What the exercise asks: This exercise calls for every record to be set down again, exactly and in full.

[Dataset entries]
Segment Open

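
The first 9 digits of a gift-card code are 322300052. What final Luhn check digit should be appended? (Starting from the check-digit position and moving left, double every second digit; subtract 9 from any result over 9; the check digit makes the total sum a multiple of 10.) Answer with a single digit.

6

Partial digits right→left: 2 5 0 0 0 3 2 2 3
Double every second digit counting from the check-digit position (so the 1st, 3rd, 5th, ... of the partial from the right).
  doubled (with −9 where >9): 4 0 0 4 6 → sum 14
  kept as-is: 5 0 3 2 → sum 10
Total = 14 + 10 = 24.
Check digit = (10 − (24 mod 10)) mod 10 = 6.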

Segment Closed

Task answer:
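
The first 9 digits of a gift-card code are 322300052. What final Luhn check digit should be appended? (Starting from the check-digit position and moving left, double every second digit; subtract 9 from any result over 9; the check digit makes the total sum a multiple of 10.) Answer with a single digit.

6

Partial digits right→left: 2 5 0 0 0 3 2 2 3
Double every second digit counting from the check-digit position (so the 1st, 3rd, 5th, ... of the partial from the right).
  doubled (with −9 where >9): 4 0 0 4 6 → sum 14
  kept as-is: 5 0 3 2 → sum 10
Total = 14 + 10 = 24.
Check digit = (10 − (24 mod 10)) mod 10 = 6.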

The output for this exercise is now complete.